__TASK DESCRIPTION__
Below are some records. How many of their lines contain the string "chosen"? Give the number only.
=== MATERIAL SUPPLIED ===
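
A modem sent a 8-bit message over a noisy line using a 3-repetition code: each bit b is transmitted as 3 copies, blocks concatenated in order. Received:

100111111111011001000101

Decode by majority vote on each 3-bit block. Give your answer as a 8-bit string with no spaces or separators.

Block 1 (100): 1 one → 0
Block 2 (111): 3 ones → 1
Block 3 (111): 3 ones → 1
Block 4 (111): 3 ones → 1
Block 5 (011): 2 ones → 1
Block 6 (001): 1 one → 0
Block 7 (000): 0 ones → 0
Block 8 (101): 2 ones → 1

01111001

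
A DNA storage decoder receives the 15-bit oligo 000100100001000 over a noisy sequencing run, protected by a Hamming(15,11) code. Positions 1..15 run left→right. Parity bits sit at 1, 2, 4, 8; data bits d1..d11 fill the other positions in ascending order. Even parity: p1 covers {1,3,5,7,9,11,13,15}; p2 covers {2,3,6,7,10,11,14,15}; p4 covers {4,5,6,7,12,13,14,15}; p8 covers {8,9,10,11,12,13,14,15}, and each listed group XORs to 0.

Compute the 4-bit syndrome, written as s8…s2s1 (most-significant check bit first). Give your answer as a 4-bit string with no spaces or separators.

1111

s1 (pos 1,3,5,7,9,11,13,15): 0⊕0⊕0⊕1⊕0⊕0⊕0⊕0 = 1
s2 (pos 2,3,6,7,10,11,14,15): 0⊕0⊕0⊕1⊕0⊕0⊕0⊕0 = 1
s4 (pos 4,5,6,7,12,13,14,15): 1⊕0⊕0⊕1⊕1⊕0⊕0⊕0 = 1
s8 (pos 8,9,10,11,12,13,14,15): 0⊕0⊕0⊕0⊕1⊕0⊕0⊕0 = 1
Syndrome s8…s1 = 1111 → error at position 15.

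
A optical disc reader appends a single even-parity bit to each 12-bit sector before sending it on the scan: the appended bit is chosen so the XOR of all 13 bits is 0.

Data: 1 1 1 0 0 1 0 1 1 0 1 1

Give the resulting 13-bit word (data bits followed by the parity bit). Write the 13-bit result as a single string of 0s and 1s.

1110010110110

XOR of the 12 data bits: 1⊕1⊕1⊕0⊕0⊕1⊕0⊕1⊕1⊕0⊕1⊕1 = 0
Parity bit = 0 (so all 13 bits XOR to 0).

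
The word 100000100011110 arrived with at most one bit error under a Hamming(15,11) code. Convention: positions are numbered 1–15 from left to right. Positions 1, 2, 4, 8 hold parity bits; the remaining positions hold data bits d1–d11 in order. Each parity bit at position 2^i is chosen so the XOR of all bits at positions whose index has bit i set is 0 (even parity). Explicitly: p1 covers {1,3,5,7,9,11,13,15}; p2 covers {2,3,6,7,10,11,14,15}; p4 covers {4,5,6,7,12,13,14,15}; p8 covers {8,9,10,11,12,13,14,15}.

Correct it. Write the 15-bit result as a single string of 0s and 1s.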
===
__ANSWER TO THE PROBLEM__
2